● **Task prompt**
Set down exactly the lines below, starting at the one that contains "Trafficking in stolen goods .. 7" and ending at the one that contains "CASE FILE —", with both of those lines included and nothing else.

● **Material for the task**
---------------

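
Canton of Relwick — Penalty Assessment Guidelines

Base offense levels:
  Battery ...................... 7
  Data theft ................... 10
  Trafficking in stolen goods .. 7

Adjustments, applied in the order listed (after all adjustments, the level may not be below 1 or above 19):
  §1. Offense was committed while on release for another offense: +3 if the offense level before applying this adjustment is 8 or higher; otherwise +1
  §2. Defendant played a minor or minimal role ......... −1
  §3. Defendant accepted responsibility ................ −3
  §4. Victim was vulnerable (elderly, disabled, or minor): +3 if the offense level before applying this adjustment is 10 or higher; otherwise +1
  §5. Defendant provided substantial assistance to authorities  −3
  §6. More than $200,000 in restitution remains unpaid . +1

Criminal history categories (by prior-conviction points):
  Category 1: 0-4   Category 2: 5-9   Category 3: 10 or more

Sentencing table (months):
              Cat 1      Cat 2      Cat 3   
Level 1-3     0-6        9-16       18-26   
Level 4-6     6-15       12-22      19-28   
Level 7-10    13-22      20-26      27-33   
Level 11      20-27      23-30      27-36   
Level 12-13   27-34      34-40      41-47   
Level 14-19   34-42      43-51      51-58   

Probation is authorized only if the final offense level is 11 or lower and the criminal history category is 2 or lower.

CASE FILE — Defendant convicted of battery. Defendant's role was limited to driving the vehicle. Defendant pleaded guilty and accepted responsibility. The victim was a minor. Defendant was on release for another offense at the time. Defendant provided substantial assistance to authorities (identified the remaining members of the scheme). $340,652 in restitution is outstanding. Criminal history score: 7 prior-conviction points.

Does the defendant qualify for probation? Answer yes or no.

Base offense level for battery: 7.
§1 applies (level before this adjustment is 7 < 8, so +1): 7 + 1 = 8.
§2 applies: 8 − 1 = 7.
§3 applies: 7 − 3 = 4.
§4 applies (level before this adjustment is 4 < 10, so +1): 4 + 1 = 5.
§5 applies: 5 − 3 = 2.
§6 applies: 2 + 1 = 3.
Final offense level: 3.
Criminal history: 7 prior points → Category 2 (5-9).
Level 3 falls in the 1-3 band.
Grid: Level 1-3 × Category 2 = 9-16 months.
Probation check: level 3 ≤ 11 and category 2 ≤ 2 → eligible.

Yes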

---------------

● **Problem solution**
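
  Trafficking in stolen goods .. 7

Adjustments, applied in the order listed (after all adjustments, the level may not be below 1 or above 19):
  §1. Offense was committed while on release for another offense: +3 if the offense level before applying this adjustment is 8 or higher; otherwise +1
  §2. Defendant played a minor or minimal role ......... −1
  §3. Defendant accepted responsibility ................ −3
  §4. Victim was vulnerable (elderly, disabled, or minor): +3 if the offense level before applying this adjustment is 10 or higher; otherwise +1
  §5. Defendant provided substantial assistance to authorities  −3
  §6. More than $200,000 in restitution remains unpaid . +1

Criminal history categories (by prior-conviction points):
  Category 1: 0-4   Category 2: 5-9   Category 3: 10 or more

Sentencing table (months):
              Cat 1      Cat 2      Cat 3   
Level 1-3     0-6        9-16       18-26   
Level 4-6     6-15       12-22      19-28   
Level 7-10    13-22      20-26      27-33   
Level 11      20-27      23-30      27-36   
Level 12-13   27-34      34-40      41-47   
Level 14-19   34-42      43-51      51-58   

Probation is authorized only if the final offense level is 11 or lower and the criminal history category is 2 or lower.

CASE FILE — Defendant convicted of battery. Defendant's role was limited to driving the vehicle. Defendant pleaded guilty and accepted responsibility. The victim was a minor. Defendant was on release for another offense at the time. Defendant provided substantial assistance to authorities (identified the remaining members of the scheme). $340,652 in restitution is outstanding. Criminal history score: 7 prior-conviction points.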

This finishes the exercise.